Data excerpts:
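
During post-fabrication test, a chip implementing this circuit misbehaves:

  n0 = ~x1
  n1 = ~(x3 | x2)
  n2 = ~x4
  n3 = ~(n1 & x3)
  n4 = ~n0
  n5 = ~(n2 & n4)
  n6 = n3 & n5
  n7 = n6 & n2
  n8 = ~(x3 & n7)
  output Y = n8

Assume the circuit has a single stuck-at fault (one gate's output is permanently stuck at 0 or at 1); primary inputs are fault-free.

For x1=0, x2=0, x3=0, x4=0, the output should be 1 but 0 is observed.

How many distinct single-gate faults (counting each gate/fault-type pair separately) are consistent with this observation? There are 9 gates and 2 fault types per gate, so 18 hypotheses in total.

Fault-free: n0=1, n1=1, n2=1, n3=1, n4=0, n5=1, n6=1, n7=1, n8=1 → 1. Observed 0.
  n0: none of the 2 fault types match ✗
  n1: none of the 2 fault types match ✗
  n2: none of the 2 fault types match ✗
  n3: none of the 2 fault types match ✗
  n4: none of the 2 fault types match ✗
  n5: none of the 2 fault types match ✗
  n6: none of the 2 fault types match ✗
  n7: none of the 2 fault types match ✗
  n8: stuck-at-0 ✓; others ✗
Consistent faults: {n8 stuck-at-0} — 1 in all.

1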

Exercise details: Write the entries out again verbatim, every one of them.

Exercise result:
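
During post-fabrication test, a chip implementing this circuit misbehaves:

  n0 = ~x1
  n1 = ~(x3 | x2)
  n2 = ~x4
  n3 = ~(n1 & x3)
  n4 = ~n0
  n5 = ~(n2 & n4)
  n6 = n3 & n5
  n7 = n6 & n2
  n8 = ~(x3 & n7)
  output Y = n8

Assume the circuit has a single stuck-at fault (one gate's output is permanently stuck at 0 or at 1); primary inputs are fault-free.

For x1=0, x2=0, x3=0, x4=0, the output should be 1 but 0 is observed.

How many distinct single-gate faults (counting each gate/fault-type pair separately) are consistent with this observation? There are 9 gates and 2 fault types per gate, so 18 hypotheses in total.

Fault-free: n0=1, n1=1, n2=1, n3=1, n4=0, n5=1, n6=1, n7=1, n8=1 → 1. Observed 0.
  n0: none of the 2 fault types match ✗
  n1: none of the 2 fault types match ✗
  n2: none of the 2 fault types match ✗
  n3: none of the 2 fault types match ✗
  n4: none of the 2 fault types match ✗
  n5: none of the 2 fault types match ✗
  n6: none of the 2 fault types match ✗
  n7: none of the 2 fault types match ✗
  n8: stuck-at-0 ✓; others ✗
Consistent faults: {n8 stuck-at-0} — 1 in all.

1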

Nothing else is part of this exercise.